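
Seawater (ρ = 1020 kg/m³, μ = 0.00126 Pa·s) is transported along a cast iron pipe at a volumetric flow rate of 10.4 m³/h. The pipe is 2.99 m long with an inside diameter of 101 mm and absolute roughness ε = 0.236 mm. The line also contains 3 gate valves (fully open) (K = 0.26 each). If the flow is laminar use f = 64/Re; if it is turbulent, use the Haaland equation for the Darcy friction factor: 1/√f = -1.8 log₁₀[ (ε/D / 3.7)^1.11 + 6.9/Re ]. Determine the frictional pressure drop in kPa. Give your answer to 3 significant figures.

Q = 10.4 m³/h = 10.4/3600 = 0.002889 m³/s.
Cross-sectional area A = πD²/4 = π(0.101)²/4 = 0.008012 m²; mean velocity V = Q/A = 0.002889/0.008012 = 0.3606 m/s.
Reynolds number Re = ρVD/μ = 1020 · 0.3606 · 0.101 / 0.00126 = 2.948e+04.
Re > 4000 → turbulent. Relative roughness ε/D = 0.000236/0.101 = 0.00234. Haaland: 1/√f = -1.8 log₁₀[(0.00234/3.7)^1.11 + 6.9/2.948e+04] = -1.8 log₁₀[0.000281 + 0.000234] = 5.919, so f = 0.02854.
Total minor-loss coefficient ΣK = 3·0.26 = 0.78.
ΔP = [f·L/D + ΣK]·(ρV²/2) = [0.02854·2.99/0.101 + 0.78]·(1020·0.3606²/2) = [0.845 + 0.78]·66.31 = 107.8 Pa.
ΔP = 107.8 Pa = 0.108 kPa.

ΔP ≈ 0.108 kPa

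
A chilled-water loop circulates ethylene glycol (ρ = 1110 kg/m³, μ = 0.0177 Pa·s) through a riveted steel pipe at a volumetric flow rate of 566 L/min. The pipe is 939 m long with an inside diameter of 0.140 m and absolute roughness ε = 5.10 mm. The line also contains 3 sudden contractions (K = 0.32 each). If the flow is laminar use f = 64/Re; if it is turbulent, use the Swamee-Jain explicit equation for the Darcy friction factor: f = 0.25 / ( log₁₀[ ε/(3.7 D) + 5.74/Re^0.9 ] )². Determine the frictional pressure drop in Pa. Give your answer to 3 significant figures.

Q = 566 L/min = 566/60000 = 0.009433 m³/s.
Cross-sectional area A = πD²/4 = π(0.14)²/4 = 0.01539 m²; mean velocity V = Q/A = 0.009433/0.01539 = 0.6128 m/s.
Reynolds number Re = ρVD/μ = 1110 · 0.6128 · 0.14 / 0.0177 = 5380.
Re > 4000 → turbulent. Relative roughness ε/D = 0.0051/0.14 = 0.0364. Swamee-Jain: f = 0.25/(log₁₀[0.0364/3.7 + 5.74/5380^0.9])² = 0.25/(log₁₀[0.00985 + 0.00252])² = 0.25/(-1.908)² = 0.06868.
Total minor-loss coefficient ΣK = 3·0.32 = 0.96.
ΔP = [f·L/D + ΣK]·(ρV²/2) = [0.06868·939/0.14 + 0.96]·(1110·0.6128²/2) = [460.7 + 0.96]·208.4 = 9.621e+04 Pa.

ΔP ≈ 96200 Pa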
====
For this task, print the records again exactly as they appear.

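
Seawater (ρ = 1020 kg/m³, μ = 0.00126 Pa·s) is transported along a cast iron pipe at a volumetric flow rate of 10.4 m³/h. The pipe is 2.99 m long with an inside diameter of 101 mm and absolute roughness ε = 0.236 mm. The line also contains 3 gate valves (fully open) (K = 0.26 each). If the flow is laminar use f = 64/Re; if it is turbulent, use the Haaland equation for the Darcy friction factor: 1/√f = -1.8 log₁₀[ (ε/D / 3.7)^1.11 + 6.9/Re ]. Determine the frictional pressure drop in kPa. Give your answer to 3 significant figures.

Q = 10.4 m³/h = 10.4/3600 = 0.002889 m³/s.
Cross-sectional area A = πD²/4 = π(0.101)²/4 = 0.008012 m²; mean velocity V = Q/A = 0.002889/0.008012 = 0.3606 m/s.
Reynolds number Re = ρVD/μ = 1020 · 0.3606 · 0.101 / 0.00126 = 2.948e+04.
Re > 4000 → turbulent. Relative roughness ε/D = 0.000236/0.101 = 0.00234. Haaland: 1/√f = -1.8 log₁₀[(0.00234/3.7)^1.11 + 6.9/2.948e+04] = -1.8 log₁₀[0.000281 + 0.000234] = 5.919, so f = 0.02854.
Total minor-loss coefficient ΣK = 3·0.26 = 0.78.
ΔP = [f·L/D + ΣK]·(ρV²/2) = [0.02854·2.99/0.101 + 0.78]·(1020·0.3606²/2) = [0.845 + 0.78]·66.31 = 107.8 Pa.
ΔP = 107.8 Pa = 0.108 kPa.

ΔP ≈ 0.108 kPa

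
A chilled-water loop circulates ethylene glycol (ρ = 1110 kg/m³, μ = 0.0177 Pa·s) through a riveted steel pipe at a volumetric flow rate of 566 L/min. The pipe is 939 m long with an inside diameter of 0.140 m and absolute roughness ε = 5.10 mm. The line also contains 3 sudden contractions (K = 0.32 each). If the flow is laminar use f = 64/Re; if it is turbulent, use the Swamee-Jain explicit equation for the Darcy friction factor: f = 0.25 / ( log₁₀[ ε/(3.7 D) + 5.74/Re^0.9 ] )². Determine the frictional pressure drop in Pa. Give your answer to 3 significant figures.

Q = 566 L/min = 566/60000 = 0.009433 m³/s.
Cross-sectional area A = πD²/4 = π(0.14)²/4 = 0.01539 m²; mean velocity V = Q/A = 0.009433/0.01539 = 0.6128 m/s.
Reynolds number Re = ρVD/μ = 1110 · 0.6128 · 0.14 / 0.0177 = 5380.
Re > 4000 → turbulent. Relative roughness ε/D = 0.0051/0.14 = 0.0364. Swamee-Jain: f = 0.25/(log₁₀[0.0364/3.7 + 5.74/5380^0.9])² = 0.25/(log₁₀[0.00985 + 0.00252])² = 0.25/(-1.908)² = 0.06868.
Total minor-loss coefficient ΣK = 3·0.32 = 0.96.
ΔP = [f·L/D + ΣK]·(ρV²/2) = [0.06868·939/0.14 + 0.96]·(1110·0.6128²/2) = [460.7 + 0.96]·208.4 = 9.621e+04 Pa.

ΔP ≈ 96200 Pa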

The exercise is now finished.